**TASK GOAL**
In your reply, reproduce every line of the data without any alteration.

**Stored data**
##########
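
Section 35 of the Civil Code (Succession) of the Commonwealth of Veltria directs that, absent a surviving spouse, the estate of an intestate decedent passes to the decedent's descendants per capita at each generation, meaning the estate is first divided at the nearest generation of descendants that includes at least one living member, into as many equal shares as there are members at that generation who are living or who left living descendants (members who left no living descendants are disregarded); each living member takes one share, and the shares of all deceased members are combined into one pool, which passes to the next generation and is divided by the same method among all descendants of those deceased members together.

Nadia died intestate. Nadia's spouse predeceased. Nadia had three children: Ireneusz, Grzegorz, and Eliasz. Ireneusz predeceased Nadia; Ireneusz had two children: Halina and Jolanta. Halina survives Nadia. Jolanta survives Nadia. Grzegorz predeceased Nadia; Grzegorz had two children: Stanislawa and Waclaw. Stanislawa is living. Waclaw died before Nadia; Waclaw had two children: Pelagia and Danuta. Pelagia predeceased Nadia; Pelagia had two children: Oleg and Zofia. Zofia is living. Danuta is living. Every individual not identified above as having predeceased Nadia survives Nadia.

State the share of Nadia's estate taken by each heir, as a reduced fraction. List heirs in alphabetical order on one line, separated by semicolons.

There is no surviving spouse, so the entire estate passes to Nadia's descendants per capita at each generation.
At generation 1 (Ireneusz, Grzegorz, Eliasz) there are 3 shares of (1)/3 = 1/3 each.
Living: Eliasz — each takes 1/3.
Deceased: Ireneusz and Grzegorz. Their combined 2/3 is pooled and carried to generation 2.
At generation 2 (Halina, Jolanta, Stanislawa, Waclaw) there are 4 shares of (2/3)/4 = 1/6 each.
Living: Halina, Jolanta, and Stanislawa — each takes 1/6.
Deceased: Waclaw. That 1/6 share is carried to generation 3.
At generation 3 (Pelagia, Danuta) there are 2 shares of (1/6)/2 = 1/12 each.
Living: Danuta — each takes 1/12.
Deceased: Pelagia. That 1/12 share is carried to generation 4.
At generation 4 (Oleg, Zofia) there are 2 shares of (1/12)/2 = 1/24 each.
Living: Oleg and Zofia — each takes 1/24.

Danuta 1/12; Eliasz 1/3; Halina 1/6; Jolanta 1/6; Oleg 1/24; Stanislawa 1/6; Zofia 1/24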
##########
**TASK RESPONSE**
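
Section 35 of the Civil Code (Succession) of the Commonwealth of Veltria directs that, absent a surviving spouse, the estate of an intestate decedent passes to the decedent's descendants per capita at each generation, meaning the estate is first divided at the nearest generation of descendants that includes at least one living member, into as many equal shares as there are members at that generation who are living or who left living descendants (members who left no living descendants are disregarded); each living member takes one share, and the shares of all deceased members are combined into one pool, which passes to the next generation and is divided by the same method among all descendants of those deceased members together.

Nadia died intestate. Nadia's spouse predeceased. Nadia had three children: Ireneusz, Grzegorz, and Eliasz. Ireneusz predeceased Nadia; Ireneusz had two children: Halina and Jolanta. Halina survives Nadia. Jolanta survives Nadia. Grzegorz predeceased Nadia; Grzegorz had two children: Stanislawa and Waclaw. Stanislawa is living. Waclaw died before Nadia; Waclaw had two children: Pelagia and Danuta. Pelagia predeceased Nadia; Pelagia had two children: Oleg and Zofia. Zofia is living. Danuta is living. Every individual not identified above as having predeceased Nadia survives Nadia.

State the share of Nadia's estate taken by each heir, as a reduced fraction. List heirs in alphabetical order on one line, separated by semicolons.

There is no surviving spouse, so the entire estate passes to Nadia's descendants per capita at each generation.
At generation 1 (Ireneusz, Grzegorz, Eliasz) there are 3 shares of (1)/3 = 1/3 each.
Living: Eliasz — each takes 1/3.
Deceased: Ireneusz and Grzegorz. Their combined 2/3 is pooled and carried to generation 2.
At generation 2 (Halina, Jolanta, Stanislawa, Waclaw) there are 4 shares of (2/3)/4 = 1/6 each.
Living: Halina, Jolanta, and Stanislawa — each takes 1/6.
Deceased: Waclaw. That 1/6 share is carried to generation 3.
At generation 3 (Pelagia, Danuta) there are 2 shares of (1/6)/2 = 1/12 each.
Living: Danuta — each takes 1/12.
Deceased: Pelagia. That 1/12 share is carried to generation 4.
At generation 4 (Oleg, Zofia) there are 2 shares of (1/12)/2 = 1/24 each.
Living: Oleg and Zofia — each takes 1/24.

Danuta 1/12; Eliasz 1/3; Halina 1/6; Jolanta 1/6; Oleg 1/24; Stanislawa 1/6; Zofia 1/24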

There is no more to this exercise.